__Records from a data collection__
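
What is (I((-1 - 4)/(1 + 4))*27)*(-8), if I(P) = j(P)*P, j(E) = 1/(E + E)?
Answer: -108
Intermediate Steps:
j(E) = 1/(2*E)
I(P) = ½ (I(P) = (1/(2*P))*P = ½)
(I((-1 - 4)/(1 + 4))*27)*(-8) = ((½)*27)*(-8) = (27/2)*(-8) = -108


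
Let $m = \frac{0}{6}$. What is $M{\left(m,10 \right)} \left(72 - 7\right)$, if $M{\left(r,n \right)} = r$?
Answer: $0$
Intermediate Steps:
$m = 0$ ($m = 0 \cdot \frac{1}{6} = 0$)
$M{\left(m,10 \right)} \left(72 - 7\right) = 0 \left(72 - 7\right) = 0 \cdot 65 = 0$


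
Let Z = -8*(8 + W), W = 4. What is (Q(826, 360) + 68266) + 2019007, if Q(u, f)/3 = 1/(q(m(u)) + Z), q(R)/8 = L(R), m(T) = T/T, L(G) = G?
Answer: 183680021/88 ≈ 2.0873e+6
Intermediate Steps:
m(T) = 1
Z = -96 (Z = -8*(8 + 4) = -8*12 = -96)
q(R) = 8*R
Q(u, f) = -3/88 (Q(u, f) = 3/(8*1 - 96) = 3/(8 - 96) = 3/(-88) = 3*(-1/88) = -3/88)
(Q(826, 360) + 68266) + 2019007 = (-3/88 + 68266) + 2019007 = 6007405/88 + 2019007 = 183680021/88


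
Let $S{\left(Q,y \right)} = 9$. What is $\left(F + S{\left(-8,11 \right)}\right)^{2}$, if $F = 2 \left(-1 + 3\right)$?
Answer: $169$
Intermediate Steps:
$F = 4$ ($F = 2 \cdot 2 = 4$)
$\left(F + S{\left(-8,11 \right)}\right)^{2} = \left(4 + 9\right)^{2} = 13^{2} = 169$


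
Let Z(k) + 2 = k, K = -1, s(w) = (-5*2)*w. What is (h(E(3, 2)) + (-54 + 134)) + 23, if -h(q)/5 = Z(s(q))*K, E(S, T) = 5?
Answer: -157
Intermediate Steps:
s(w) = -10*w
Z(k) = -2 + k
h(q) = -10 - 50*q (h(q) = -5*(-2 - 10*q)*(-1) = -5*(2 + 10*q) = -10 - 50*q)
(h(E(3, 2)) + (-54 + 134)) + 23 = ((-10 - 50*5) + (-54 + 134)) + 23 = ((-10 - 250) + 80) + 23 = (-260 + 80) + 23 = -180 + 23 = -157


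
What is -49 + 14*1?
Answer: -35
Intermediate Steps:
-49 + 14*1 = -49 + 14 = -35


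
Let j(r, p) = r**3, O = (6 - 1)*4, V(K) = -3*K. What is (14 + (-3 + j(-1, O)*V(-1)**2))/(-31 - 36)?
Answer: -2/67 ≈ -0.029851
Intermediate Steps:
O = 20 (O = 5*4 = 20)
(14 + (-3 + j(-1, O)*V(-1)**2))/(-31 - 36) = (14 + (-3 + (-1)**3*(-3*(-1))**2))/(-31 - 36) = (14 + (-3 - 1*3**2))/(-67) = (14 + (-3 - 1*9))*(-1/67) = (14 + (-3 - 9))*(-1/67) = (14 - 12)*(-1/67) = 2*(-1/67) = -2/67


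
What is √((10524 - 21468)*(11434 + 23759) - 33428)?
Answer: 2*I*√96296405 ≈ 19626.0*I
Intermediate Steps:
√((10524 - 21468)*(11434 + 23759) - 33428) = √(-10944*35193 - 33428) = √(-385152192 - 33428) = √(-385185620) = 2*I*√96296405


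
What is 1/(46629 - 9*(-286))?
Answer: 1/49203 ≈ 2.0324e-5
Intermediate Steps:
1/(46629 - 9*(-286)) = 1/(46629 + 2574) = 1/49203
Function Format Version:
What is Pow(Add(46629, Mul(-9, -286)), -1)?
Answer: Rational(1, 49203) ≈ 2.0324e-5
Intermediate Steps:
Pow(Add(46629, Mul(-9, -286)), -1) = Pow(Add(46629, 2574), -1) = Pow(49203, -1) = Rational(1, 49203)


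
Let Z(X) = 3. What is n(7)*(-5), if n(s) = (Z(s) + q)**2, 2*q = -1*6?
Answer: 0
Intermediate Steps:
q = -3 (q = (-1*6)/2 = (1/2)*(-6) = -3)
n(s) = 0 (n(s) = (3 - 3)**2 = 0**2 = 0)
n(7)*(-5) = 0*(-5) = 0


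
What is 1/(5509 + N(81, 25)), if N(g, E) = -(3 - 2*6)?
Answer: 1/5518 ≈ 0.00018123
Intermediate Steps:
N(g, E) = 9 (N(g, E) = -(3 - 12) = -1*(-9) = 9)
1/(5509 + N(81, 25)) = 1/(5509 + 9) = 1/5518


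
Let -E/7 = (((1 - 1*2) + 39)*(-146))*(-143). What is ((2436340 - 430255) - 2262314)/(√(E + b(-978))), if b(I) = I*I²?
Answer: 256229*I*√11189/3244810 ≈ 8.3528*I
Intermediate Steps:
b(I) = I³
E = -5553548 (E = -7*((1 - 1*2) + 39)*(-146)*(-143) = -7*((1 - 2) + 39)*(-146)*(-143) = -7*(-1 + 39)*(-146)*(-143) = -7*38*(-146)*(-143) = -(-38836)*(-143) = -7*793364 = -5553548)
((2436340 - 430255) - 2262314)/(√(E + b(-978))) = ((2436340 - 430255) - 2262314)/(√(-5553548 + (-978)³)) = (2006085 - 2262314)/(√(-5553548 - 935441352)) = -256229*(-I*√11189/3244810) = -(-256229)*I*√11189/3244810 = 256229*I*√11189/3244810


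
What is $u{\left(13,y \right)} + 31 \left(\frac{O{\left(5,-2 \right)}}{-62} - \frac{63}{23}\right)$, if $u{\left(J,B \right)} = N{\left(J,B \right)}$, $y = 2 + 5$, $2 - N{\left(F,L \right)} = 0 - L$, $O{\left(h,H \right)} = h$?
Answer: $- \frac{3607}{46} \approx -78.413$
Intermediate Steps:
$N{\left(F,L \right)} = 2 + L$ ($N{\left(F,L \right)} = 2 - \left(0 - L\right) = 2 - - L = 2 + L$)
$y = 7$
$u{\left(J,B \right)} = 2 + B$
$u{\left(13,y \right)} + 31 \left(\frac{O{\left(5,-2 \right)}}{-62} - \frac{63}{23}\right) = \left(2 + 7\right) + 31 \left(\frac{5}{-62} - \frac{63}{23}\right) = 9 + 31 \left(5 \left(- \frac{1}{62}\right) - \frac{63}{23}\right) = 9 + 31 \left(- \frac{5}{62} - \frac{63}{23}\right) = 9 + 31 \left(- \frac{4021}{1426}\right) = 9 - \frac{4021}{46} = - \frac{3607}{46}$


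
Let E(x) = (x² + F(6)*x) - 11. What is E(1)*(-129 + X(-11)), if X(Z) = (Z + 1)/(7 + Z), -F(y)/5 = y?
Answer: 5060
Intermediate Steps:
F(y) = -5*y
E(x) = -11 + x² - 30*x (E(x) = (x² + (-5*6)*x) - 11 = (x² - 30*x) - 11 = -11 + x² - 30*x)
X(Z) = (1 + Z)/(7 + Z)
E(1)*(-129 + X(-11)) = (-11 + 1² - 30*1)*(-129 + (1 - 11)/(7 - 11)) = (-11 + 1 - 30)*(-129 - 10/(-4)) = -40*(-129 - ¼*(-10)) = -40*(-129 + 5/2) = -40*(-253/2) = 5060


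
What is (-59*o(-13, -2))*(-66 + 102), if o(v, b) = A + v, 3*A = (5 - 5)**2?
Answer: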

__Exercise goal__
Write the data out again. Match it exactly.

__Response to the exercise__
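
What is (I((-1 - 4)/(1 + 4))*27)*(-8), if I(P) = j(P)*P, j(E) = 1/(E + E)?
Answer: -108
Intermediate Steps:
j(E) = 1/(2*E)
I(P) = ½ (I(P) = (1/(2*P))*P = ½)
(I((-1 - 4)/(1 + 4))*27)*(-8) = ((½)*27)*(-8) = (27/2)*(-8) = -108


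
Let $m = \frac{0}{6}$. What is $M{\left(m,10 \right)} \left(72 - 7\right)$, if $M{\left(r,n \right)} = r$?
Answer: $0$
Intermediate Steps:
$m = 0$ ($m = 0 \cdot \frac{1}{6} = 0$)
$M{\left(m,10 \right)} \left(72 - 7\right) = 0 \left(72 - 7\right) = 0 \cdot 65 = 0$


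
Let Z = -8*(8 + W), W = 4. What is (Q(826, 360) + 68266) + 2019007, if Q(u, f)/3 = 1/(q(m(u)) + Z), q(R)/8 = L(R), m(T) = T/T, L(G) = G?
Answer: 183680021/88 ≈ 2.0873e+6
Intermediate Steps:
m(T) = 1
Z = -96 (Z = -8*(8 + 4) = -8*12 = -96)
q(R) = 8*R
Q(u, f) = -3/88 (Q(u, f) = 3/(8*1 - 96) = 3/(8 - 96) = 3/(-88) = 3*(-1/88) = -3/88)
(Q(826, 360) + 68266) + 2019007 = (-3/88 + 68266) + 2019007 = 6007405/88 + 2019007 = 183680021/88


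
Let $S{\left(Q,y \right)} = 9$. What is $\left(F + S{\left(-8,11 \right)}\right)^{2}$, if $F = 2 \left(-1 + 3\right)$?
Answer: $169$
Intermediate Steps:
$F = 4$ ($F = 2 \cdot 2 = 4$)
$\left(F + S{\left(-8,11 \right)}\right)^{2} = \left(4 + 9\right)^{2} = 13^{2} = 169$


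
Let Z(k) + 2 = k, K = -1, s(w) = (-5*2)*w. What is (h(E(3, 2)) + (-54 + 134)) + 23, if -h(q)/5 = Z(s(q))*K, E(S, T) = 5?
Answer: -157
Intermediate Steps:
s(w) = -10*w
Z(k) = -2 + k
h(q) = -10 - 50*q (h(q) = -5*(-2 - 10*q)*(-1) = -5*(2 + 10*q) = -10 - 50*q)
(h(E(3, 2)) + (-54 + 134)) + 23 = ((-10 - 50*5) + (-54 + 134)) + 23 = ((-10 - 250) + 80) + 23 = (-260 + 80) + 23 = -180 + 23 = -157


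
What is -49 + 14*1?
Answer: -35
Intermediate Steps:
-49 + 14*1 = -49 + 14 = -35


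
Let j(r, p) = r**3, O = (6 - 1)*4, V(K) = -3*K. What is (14 + (-3 + j(-1, O)*V(-1)**2))/(-31 - 36)?
Answer: -2/67 ≈ -0.029851
Intermediate Steps:
O = 20 (O = 5*4 = 20)
(14 + (-3 + j(-1, O)*V(-1)**2))/(-31 - 36) = (14 + (-3 + (-1)**3*(-3*(-1))**2))/(-31 - 36) = (14 + (-3 - 1*3**2))/(-67) = (14 + (-3 - 1*9))*(-1/67) = (14 + (-3 - 9))*(-1/67) = (14 - 12)*(-1/67) = 2*(-1/67) = -2/67


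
What is √((10524 - 21468)*(11434 + 23759) - 33428)?
Answer: 2*I*√96296405 ≈ 19626.0*I
Intermediate Steps:
√((10524 - 21468)*(11434 + 23759) - 33428) = √(-10944*35193 - 33428) = √(-385152192 - 33428) = √(-385185620) = 2*I*√96296405


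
What is 1/(46629 - 9*(-286))?
Answer: 1/49203 ≈ 2.0324e-5
Intermediate Steps:
1/(46629 - 9*(-286)) = 1/(46629 + 2574) = 1/49203
Function Format Version:
What is Pow(Add(46629, Mul(-9, -286)), -1)?
Answer: Rational(1, 49203) ≈ 2.0324e-5
Intermediate Steps:
Pow(Add(46629, Mul(-9, -286)), -1) = Pow(Add(46629, 2574), -1) = Pow(49203, -1) = Rational(1, 49203)


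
Let Z(X) = 3. What is n(7)*(-5), if n(s) = (Z(s) + q)**2, 2*q = -1*6?
Answer: 0
Intermediate Steps:
q = -3 (q = (-1*6)/2 = (1/2)*(-6) = -3)
n(s) = 0 (n(s) = (3 - 3)**2 = 0**2 = 0)
n(7)*(-5) = 0*(-5) = 0


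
What is 1/(5509 + N(81, 25)), if N(g, E) = -(3 - 2*6)?
Answer: 1/5518 ≈ 0.00018123
Intermediate Steps:
N(g, E) = 9 (N(g, E) = -(3 - 12) = -1*(-9) = 9)
1/(5509 + N(81, 25)) = 1/(5509 + 9) = 1/5518


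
Let -E/7 = (((1 - 1*2) + 39)*(-146))*(-143). What is ((2436340 - 430255) - 2262314)/(√(E + b(-978))), if b(I) = I*I²?
Answer: 256229*I*√11189/3244810 ≈ 8.3528*I
Intermediate Steps:
b(I) = I³
E = -5553548 (E = -7*((1 - 1*2) + 39)*(-146)*(-143) = -7*((1 - 2) + 39)*(-146)*(-143) = -7*(-1 + 39)*(-146)*(-143) = -7*38*(-146)*(-143) = -(-38836)*(-143) = -7*793364 = -5553548)
((2436340 - 430255) - 2262314)/(√(E + b(-978))) = ((2436340 - 430255) - 2262314)/(√(-5553548 + (-978)³)) = (2006085 - 2262314)/(√(-5553548 - 935441352)) = -256229*(-I*√11189/3244810) = -(-256229)*I*√11189/3244810 = 256229*I*√11189/3244810


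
What is $u{\left(13,y \right)} + 31 \left(\frac{O{\left(5,-2 \right)}}{-62} - \frac{63}{23}\right)$, if $u{\left(J,B \right)} = N{\left(J,B \right)}$, $y = 2 + 5$, $2 - N{\left(F,L \right)} = 0 - L$, $O{\left(h,H \right)} = h$?
Answer: $- \frac{3607}{46} \approx -78.413$
Intermediate Steps:
$N{\left(F,L \right)} = 2 + L$ ($N{\left(F,L \right)} = 2 - \left(0 - L\right) = 2 - - L = 2 + L$)
$y = 7$
$u{\left(J,B \right)} = 2 + B$
$u{\left(13,y \right)} + 31 \left(\frac{O{\left(5,-2 \right)}}{-62} - \frac{63}{23}\right) = \left(2 + 7\right) + 31 \left(\frac{5}{-62} - \frac{63}{23}\right) = 9 + 31 \left(5 \left(- \frac{1}{62}\right) - \frac{63}{23}\right) = 9 + 31 \left(- \frac{5}{62} - \frac{63}{23}\right) = 9 + 31 \left(- \frac{4021}{1426}\right) = 9 - \frac{4021}{46} = - \frac{3607}{46}$


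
Let E(x) = (x² + F(6)*x) - 11. What is E(1)*(-129 + X(-11)), if X(Z) = (Z + 1)/(7 + Z), -F(y)/5 = y?
Answer: 5060
Intermediate Steps:
F(y) = -5*y
E(x) = -11 + x² - 30*x (E(x) = (x² + (-5*6)*x) - 11 = (x² - 30*x) - 11 = -11 + x² - 30*x)
X(Z) = (1 + Z)/(7 + Z)
E(1)*(-129 + X(-11)) = (-11 + 1² - 30*1)*(-129 + (1 - 11)/(7 - 11)) = (-11 + 1 - 30)*(-129 - 10/(-4)) = -40*(-129 - ¼*(-10)) = -40*(-129 + 5/2) = -40*(-253/2) = 5060


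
What is (-59*o(-13, -2))*(-66 + 102), if o(v, b) = A + v, 3*A = (5 - 5)**2?
Answer: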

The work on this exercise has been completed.